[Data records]

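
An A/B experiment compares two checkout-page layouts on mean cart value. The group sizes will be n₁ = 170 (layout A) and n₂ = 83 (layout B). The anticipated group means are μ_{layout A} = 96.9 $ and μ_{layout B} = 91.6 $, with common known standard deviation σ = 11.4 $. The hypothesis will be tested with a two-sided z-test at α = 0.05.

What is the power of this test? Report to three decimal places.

Power ≈ 0.935

Standardized effect: d = |μ_{layout A} − μ_{layout B}| / σ = |96.9 − 91.6| / 11.4 = 0.4649
Noncentrality parameter: δ = d / √(1/n₁ + 1/n₂) = 0.4649 / √(1/170 + 1/83) = 3.4720
Critical value for a two-sided test at α = 0.05: z_{α/2} = 1.960.
Power = Φ(δ − 1.960) + Φ(−δ − 1.960) = Φ(1.512) + Φ(-5.432) = 0.9347 + 0.0000 = 0.9347.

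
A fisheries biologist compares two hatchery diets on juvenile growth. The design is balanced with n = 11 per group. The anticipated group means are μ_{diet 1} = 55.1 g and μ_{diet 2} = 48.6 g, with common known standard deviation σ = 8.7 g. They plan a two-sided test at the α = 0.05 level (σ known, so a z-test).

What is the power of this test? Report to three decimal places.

Standardized effect: d = |μ_{diet 1} − μ_{diet 2}| / σ = |55.1 − 48.6| / 8.7 = 0.7471
Noncentrality parameter: δ = d·√(n/2) = 0.7471 × √(11/2) = 1.7522
Critical value for a two-sided test at α = 0.05: z_{α/2} = 1.960.
Power = Φ(δ − 1.960) + Φ(−δ − 1.960) = Φ(-0.208) + Φ(-3.712) = 0.4177 + 0.0001 = 0.4178.

Power ≈ 0.418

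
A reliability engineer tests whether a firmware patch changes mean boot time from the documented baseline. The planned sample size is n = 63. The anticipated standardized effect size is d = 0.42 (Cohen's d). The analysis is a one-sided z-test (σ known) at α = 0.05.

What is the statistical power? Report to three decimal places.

Power ≈ 0.954

Noncentrality parameter: δ = d·√n = 0.42 × √63 = 3.3336
Critical value for a one-sided test at α = 0.05: z_α = 1.645.
Power = P(Z > 1.645 − δ) = Φ(1.689) = 0.9544.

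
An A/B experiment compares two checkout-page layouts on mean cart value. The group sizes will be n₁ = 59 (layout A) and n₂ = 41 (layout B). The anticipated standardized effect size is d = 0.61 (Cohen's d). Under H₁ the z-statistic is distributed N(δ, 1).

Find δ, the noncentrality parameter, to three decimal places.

The noncentrality parameter scales effect size by the design's sample-size factor: δ = d / √(1/n₁ + 1/n₂) = 0.61 / √(1/59 + 1/41) = 3.0002

δ ≈ 3.000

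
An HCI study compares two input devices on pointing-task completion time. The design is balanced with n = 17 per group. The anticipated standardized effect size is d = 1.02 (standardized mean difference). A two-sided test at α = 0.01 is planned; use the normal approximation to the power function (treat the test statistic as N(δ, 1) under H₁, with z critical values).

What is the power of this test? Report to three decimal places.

Power ≈ 0.655

Noncentrality parameter: δ = d·√(n/2) = 1.02 × √(17/2) = 2.9738
Critical value for a two-sided test at α = 0.01: z_{α/2} = 2.576.
Power = Φ(δ − 2.576) + Φ(−δ − 2.576) = Φ(0.398) + Φ(-5.550) = 0.6547 + 0.0000 = 0.6547.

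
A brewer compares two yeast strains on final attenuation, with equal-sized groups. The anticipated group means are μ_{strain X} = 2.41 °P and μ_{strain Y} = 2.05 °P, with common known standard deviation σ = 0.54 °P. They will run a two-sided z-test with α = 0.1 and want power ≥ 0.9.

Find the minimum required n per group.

n = 39 per group

Standardized effect: d = |μ_{strain X} − μ_{strain Y}| / σ = |2.41 − 2.05| / 0.54 = 0.6667
For power 0.9 need Φ(δ − z_{0.05}) = 0.9, so δ = z_{0.05} + z_{0.10} = 1.645 + 1.282 = 2.926.
(Ignoring the negligible lower-tail rejection probability gives the usual closed-form inversion.)
δ = d·√(n/2) ⇒ n = 2(δ/d)² = 2 × (2.926 / 0.6667)² = 38.54.
Round up to the next whole unit.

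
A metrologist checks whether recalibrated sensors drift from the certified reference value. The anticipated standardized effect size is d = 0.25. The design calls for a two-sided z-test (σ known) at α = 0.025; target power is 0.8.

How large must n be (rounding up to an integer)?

n = 153

Set Φ(δ − 2.241) = 0.8; then δ − 2.241 = Φ⁻¹(0.8) = 0.842, giving δ = 3.083.
(Ignoring the negligible lower-tail rejection probability gives the usual closed-form inversion.)
δ = d·√n ⇒ n = (δ/d)² = (3.083 / 0.25)² = 152.08.
Round up to the next whole unit.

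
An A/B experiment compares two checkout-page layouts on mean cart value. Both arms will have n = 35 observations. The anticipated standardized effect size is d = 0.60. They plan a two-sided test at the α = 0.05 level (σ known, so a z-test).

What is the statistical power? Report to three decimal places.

Power ≈ 0.709

Noncentrality parameter: δ = d·√(n/2) = 0.60 × √(35/2) = 2.5100
Two-sided α = 0.05 → critical value z_{0.025} = 1.960.
Power = Φ(δ − 1.960) + Φ(−δ − 1.960) = Φ(0.550) + Φ(-4.470) = 0.7088 + 0.0000 = 0.7088.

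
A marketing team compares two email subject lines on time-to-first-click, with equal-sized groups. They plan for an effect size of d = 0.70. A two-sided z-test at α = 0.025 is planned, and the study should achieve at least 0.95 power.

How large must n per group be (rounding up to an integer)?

n = 62 per group

Set Φ(δ − 2.241) = 0.95; then δ − 2.241 = Φ⁻¹(0.95) = 1.645, giving δ = 3.886.
(The Φ(−δ − z_{α/2}) term is vanishingly small for δ > 0 and is dropped in the standard sample-size formula.)
δ = d·√(n/2) ⇒ n = 2(δ/d)² = 2 × (3.886 / 0.70)² = 61.64.
Rounding up, n = 62 per group.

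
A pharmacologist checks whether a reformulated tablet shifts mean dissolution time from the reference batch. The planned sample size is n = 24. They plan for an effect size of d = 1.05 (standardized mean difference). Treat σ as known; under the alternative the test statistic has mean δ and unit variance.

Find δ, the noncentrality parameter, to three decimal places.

δ = d·√n = 1.05 × √24 = 5.1439

δ ≈ 5.144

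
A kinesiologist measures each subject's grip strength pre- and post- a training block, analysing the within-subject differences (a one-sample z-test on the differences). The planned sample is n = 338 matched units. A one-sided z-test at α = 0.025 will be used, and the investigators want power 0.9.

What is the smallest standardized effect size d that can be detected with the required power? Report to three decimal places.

d ≈ 0.176

Required noncentrality: δ = z_{0.025} + z_{0.10} = 1.960 + 1.282 = 3.242.
δ = d·√n ⇒ d = δ/√n = 3.242/√338 = 0.1763.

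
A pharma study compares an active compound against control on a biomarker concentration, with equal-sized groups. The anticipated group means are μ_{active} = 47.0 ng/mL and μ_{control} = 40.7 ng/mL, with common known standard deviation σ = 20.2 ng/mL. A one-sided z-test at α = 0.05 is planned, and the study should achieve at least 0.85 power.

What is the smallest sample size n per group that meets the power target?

Standardized effect: d = |μ_{active} − μ_{control}| / σ = |47.0 − 40.7| / 20.2 = 0.3119
For power 0.85 need Φ(δ − z_{0.05}) = 0.85, so δ = z_{0.05} + z_{0.15} = 1.645 + 1.036 = 2.681.
δ = d·√(n/2) ⇒ n = 2(δ/d)² = 2 × (2.681 / 0.3119)² = 147.82.
Round up to the next whole unit.

n = 148 per group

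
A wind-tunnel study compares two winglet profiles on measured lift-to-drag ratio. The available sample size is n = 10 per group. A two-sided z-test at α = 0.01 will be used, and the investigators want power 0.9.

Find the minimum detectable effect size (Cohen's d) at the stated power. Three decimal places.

d ≈ 1.725

Need Φ(δ − 2.576) = 0.9, so δ = 2.576 + 1.282 = 3.857.
(Lower-tail contribution to power is negligible for δ > 0.)
δ = d·√(n/2) ⇒ d = δ/√(n/2) = 3.857/√(10/2) = 1.7251.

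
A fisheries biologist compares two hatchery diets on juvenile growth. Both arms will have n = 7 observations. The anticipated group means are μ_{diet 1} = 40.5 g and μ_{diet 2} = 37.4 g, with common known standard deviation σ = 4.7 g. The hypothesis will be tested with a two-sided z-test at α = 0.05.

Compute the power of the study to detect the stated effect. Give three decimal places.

Power ≈ 0.235

Standardized effect: d = |μ_{diet 1} − μ_{diet 2}| / σ = |40.5 − 37.4| / 4.7 = 0.6596
Noncentrality parameter: δ = d·√(n/2) = 0.6596 × √(7/2) = 1.2340
Two-sided α = 0.05 → critical value z_{0.025} = 1.960.
Power = Φ(δ − 1.960) + Φ(−δ − 1.960) = Φ(-0.726) + Φ(-3.194) = 0.2339 + 0.0007 = 0.2346.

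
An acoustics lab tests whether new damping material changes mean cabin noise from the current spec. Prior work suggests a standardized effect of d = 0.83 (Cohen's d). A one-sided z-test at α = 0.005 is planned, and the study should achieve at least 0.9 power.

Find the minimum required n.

n = 22

For power 0.9 need Φ(δ − z_{0.005}) = 0.9, so δ = z_{0.005} + z_{0.10} = 2.576 + 1.282 = 3.857.
δ = d·√n ⇒ n = (δ/d)² = (3.857 / 0.83)² = 21.60.
Rounding up, n = 22.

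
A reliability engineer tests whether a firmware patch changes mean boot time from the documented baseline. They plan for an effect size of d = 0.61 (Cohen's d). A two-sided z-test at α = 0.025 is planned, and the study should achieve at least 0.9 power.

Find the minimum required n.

n = 34

Set Φ(δ − 2.241) = 0.9; then δ − 2.241 = Φ⁻¹(0.9) = 1.282, giving δ = 3.523.
(Ignoring the negligible lower-tail rejection probability gives the usual closed-form inversion.)
δ = d·√n ⇒ n = (δ/d)² = (3.523 / 0.61)² = 33.35.
Rounding up, n = 34.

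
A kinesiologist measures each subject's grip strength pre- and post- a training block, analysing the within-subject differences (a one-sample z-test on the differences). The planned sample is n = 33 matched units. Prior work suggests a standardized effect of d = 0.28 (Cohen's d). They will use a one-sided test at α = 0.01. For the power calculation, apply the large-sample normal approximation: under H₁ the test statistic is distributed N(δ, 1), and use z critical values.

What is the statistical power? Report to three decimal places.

Power ≈ 0.236

Noncentrality parameter: λ = d·√n = 0.28 × √33 = 1.6085
Critical value for a one-sided test at α = 0.01: z_α = 2.326.
Power = Φ(λ − 2.326) = Φ(-0.718) = 0.2364.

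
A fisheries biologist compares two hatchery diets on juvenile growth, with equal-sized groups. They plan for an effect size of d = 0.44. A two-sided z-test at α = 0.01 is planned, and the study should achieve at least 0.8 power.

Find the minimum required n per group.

Set Φ(δ − 2.576) = 0.8; then δ − 2.576 = Φ⁻¹(0.8) = 0.842, giving δ = 3.417.
(The Φ(−δ − z_{α/2}) term is vanishingly small for δ > 0 and is dropped in the standard sample-size formula.)
δ = d·√(n/2) ⇒ n = 2(δ/d)² = 2 × (3.417 / 0.44)² = 120.65.
Rounding up, n = 121 per group.

n = 121 per group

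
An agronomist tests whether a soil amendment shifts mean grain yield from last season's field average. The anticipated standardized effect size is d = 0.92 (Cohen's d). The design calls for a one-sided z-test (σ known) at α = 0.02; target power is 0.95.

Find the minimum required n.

Set Φ(δ − 2.054) = 0.95; then δ − 2.054 = Φ⁻¹(0.95) = 1.645, giving δ = 3.699.
δ = d·√n ⇒ n = (δ/d)² = (3.699 / 0.92)² = 16.16.
Rounding up, n = 17.

n = 17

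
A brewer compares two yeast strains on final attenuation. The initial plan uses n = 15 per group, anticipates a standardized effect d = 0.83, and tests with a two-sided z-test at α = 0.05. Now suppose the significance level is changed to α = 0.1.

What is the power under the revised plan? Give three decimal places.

δ = d·√(n/2) = 0.83 × √(15/2) = 2.2730 (unchanged). New critical value: z_{0.05} = 1.645.
Revised power = Φ(δ − 1.645) + Φ(−δ − 1.645) = Φ(0.628) + Φ(-3.918) = 0.7351 + 0.0000 = 0.7351.

Power ≈ 0.735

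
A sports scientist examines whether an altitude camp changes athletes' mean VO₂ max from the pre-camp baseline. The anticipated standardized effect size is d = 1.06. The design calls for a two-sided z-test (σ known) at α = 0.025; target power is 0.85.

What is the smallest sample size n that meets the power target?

Set Φ(δ − 2.241) = 0.85; then δ − 2.241 = Φ⁻¹(0.85) = 1.036, giving δ = 3.278.
(For δ > 0 the lower-tail rejection region contributes negligibly to power, so the one-term inversion is standard.)
δ = d·√n ⇒ n = (δ/d)² = (3.278 / 1.06)² = 9.56.
Rounding up, n = 10.

n = 10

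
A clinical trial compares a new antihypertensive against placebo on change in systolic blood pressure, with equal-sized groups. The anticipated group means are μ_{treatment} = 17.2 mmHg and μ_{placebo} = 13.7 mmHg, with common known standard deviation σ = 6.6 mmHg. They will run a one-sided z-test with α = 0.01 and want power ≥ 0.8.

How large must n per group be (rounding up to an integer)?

n = 72 per group

Standardized effect: d = |μ_{treatment} − μ_{placebo}| / σ = |17.2 − 13.7| / 6.6 = 0.5303
For power 0.8 need Φ(δ − z_{0.01}) = 0.8, so δ = z_{0.01} + z_{0.20} = 2.326 + 0.842 = 3.168.
δ = d·√(n/2) ⇒ n = 2(δ/d)² = 2 × (3.168 / 0.5303)² = 71.37.
Rounding up, n = 72 per group.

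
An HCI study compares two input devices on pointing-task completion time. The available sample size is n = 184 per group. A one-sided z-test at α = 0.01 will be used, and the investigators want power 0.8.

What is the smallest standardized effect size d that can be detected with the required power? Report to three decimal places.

Required noncentrality: δ = z_{0.01} + z_{0.20} = 2.326 + 0.842 = 3.168.
δ = d·√(n/2) ⇒ d = δ/√(n/2) = 3.168/√(184/2) = 0.3303.

d ≈ 0.330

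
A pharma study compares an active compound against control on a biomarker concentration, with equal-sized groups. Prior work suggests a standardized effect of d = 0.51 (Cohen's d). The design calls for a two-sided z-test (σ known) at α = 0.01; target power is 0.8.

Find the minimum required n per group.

n = 90 per group

Set Φ(δ − 2.576) = 0.8; then δ − 2.576 = Φ⁻¹(0.8) = 0.842, giving δ = 3.417.
(For δ > 0 the lower-tail rejection region contributes negligibly to power, so the one-term inversion is standard.)
δ = d·√(n/2) ⇒ n = 2(δ/d)² = 2 × (3.417 / 0.51)² = 89.80.
Rounding up, n = 90 per group.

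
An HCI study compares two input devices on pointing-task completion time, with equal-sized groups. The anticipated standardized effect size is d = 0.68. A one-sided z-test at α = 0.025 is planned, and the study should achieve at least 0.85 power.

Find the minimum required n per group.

For power 0.85 need Φ(δ − z_{0.025}) = 0.85, so δ = z_{0.025} + z_{0.15} = 1.960 + 1.036 = 2.996.
δ = d·√(n/2) ⇒ n = 2(δ/d)² = 2 × (2.996 / 0.68)² = 38.83.
Round up to the next whole unit.

n = 39 per group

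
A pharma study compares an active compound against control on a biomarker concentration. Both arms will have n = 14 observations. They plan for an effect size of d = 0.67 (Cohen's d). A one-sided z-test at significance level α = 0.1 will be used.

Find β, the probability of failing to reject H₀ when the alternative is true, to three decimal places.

β ≈ 0.312

Noncentrality parameter: δ = d·√(n/2) = 0.67 × √(14/2) = 1.7727
Critical value for a one-sided test at α = 0.1: z_α = 1.282.
Power = Φ(δ − 1.282) = Φ(0.491) = 0.6883.
Type II error: β = 1 − power = 1 − 0.6883 = 0.3117.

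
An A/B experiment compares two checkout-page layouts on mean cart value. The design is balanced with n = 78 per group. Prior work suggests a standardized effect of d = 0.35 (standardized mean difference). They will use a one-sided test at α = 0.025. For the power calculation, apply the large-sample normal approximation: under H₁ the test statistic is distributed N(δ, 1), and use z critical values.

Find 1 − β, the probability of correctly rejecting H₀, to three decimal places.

Power ≈ 0.589

Noncentrality parameter: δ = d·√(n/2) = 0.35 × √(78/2) = 2.1857
Critical value for a one-sided test at α = 0.025: z_α = 1.960.
Power = P(Z > 1.960 − δ) = Φ(0.226) = 0.5893.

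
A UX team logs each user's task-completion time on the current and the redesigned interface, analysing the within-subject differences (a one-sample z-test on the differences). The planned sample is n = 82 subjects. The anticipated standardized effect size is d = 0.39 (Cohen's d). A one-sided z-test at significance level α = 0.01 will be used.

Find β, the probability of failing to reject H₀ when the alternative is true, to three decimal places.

β ≈ 0.114

Noncentrality parameter: δ = d·√n = 0.39 × √82 = 3.5316
One-sided α = 0.01 → critical value z_{0.01} = 2.326.
Power = Φ(δ − 2.326) = Φ(1.205) = 0.8859.
Type II error: β = 1 − power = 1 − 0.8859 = 0.1141.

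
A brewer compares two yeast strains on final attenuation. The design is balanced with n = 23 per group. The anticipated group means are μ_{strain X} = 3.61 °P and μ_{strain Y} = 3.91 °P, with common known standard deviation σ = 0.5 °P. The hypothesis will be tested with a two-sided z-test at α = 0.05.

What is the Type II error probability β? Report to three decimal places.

Standardized effect: d = |μ_{strain X} − μ_{strain Y}| / σ = |3.61 − 3.91| / 0.5 = 0.6000
Noncentrality parameter: δ = d·√(n/2) = 0.6000 × √(23/2) = 2.0347
Two-sided α = 0.05 → critical value z_{0.025} = 1.960.
Power = Φ(δ − 1.960) + Φ(−δ − 1.960) = Φ(0.075) + Φ(-3.995) = 0.5298 + 0.0000 = 0.5298.
Type II error: β = 1 − power = 1 − 0.5298 = 0.4702.

β ≈ 0.470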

## THE TASK
Scan the entries above and copy each line where "available" occurs.

## REPLY
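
A wind-tunnel study compares two winglet profiles on measured lift-to-drag ratio. The available sample size is n = 10 per group. A two-sided z-test at α = 0.01 will be used, and the investigators want power 0.9.
An HCI study compares two input devices on pointing-task completion time. The available sample size is n = 184 per group. A one-sided z-test at α = 0.01 will be used, and the investigators want power 0.8.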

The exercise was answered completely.